▼

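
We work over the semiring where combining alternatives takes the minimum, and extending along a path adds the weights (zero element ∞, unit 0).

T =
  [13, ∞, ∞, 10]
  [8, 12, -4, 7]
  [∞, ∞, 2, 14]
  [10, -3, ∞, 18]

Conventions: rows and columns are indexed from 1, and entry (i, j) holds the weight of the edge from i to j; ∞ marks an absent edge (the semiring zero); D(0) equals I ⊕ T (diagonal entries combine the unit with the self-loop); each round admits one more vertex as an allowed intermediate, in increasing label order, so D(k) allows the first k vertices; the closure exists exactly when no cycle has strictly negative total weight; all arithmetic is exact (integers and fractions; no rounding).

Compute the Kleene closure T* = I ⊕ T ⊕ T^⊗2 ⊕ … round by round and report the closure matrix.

D(0):
  [0, ∞, ∞, 10]
  [8, 0, -4, 7]
  [∞, ∞, 0, 14]
  [10, -3, ∞, 0]
D(1):
  [0, ∞, ∞, 10]
  [8, 0, -4, 7]
  [∞, ∞, 0, 14]
  [10, -3, ∞, 0]
D(2):
  [0, ∞, ∞, 10]
  [8, 0, -4, 7]
  [∞, ∞, 0, 14]
  [5, -3, -7, 0]
D(3):
  [0, ∞, ∞, 10]
  [8, 0, -4, 7]
  [∞, ∞, 0, 14]
  [5, -3, -7, 0]
D(4):
  [0, 7, 3, 10]
  [8, 0, -4, 7]
  [19, 11, 0, 14]
  [5, -3, -7, 0]
Answer: T* = [[0, 7, 3, 10], [8, 0, -4, 7], [19, 11, 0, 14], [5, -3, -7, 0]]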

▲

#### [TASK BRIEF]
If a line comes after the one containing "Conventions: rows and", leave it out; set down every line of the data before it, and that line itself, exactly.

#### [RESULT OF THIS TASK]
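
We work over the semiring where combining alternatives takes the minimum, and extending along a path adds the weights (zero element ∞, unit 0).

T =
  [13, ∞, ∞, 10]
  [8, 12, -4, 7]
  [∞, ∞, 2, 14]
  [10, -3, ∞, 18]

Conventions: rows and columns are indexed from 1, and entry (i, j) holds the weight of the edge from i to j; ∞ marks an absent edge (the semiring zero); D(0) equals I ⊕ T (diagonal entries combine the unit with the self-loop); each round admits one more vertex as an allowed intermediate, in increasing label order, so D(k) allows the first k vertices; the closure exists exactly when no cycle has strictly negative total weight; all arithmetic is exact (integers and fractions; no rounding).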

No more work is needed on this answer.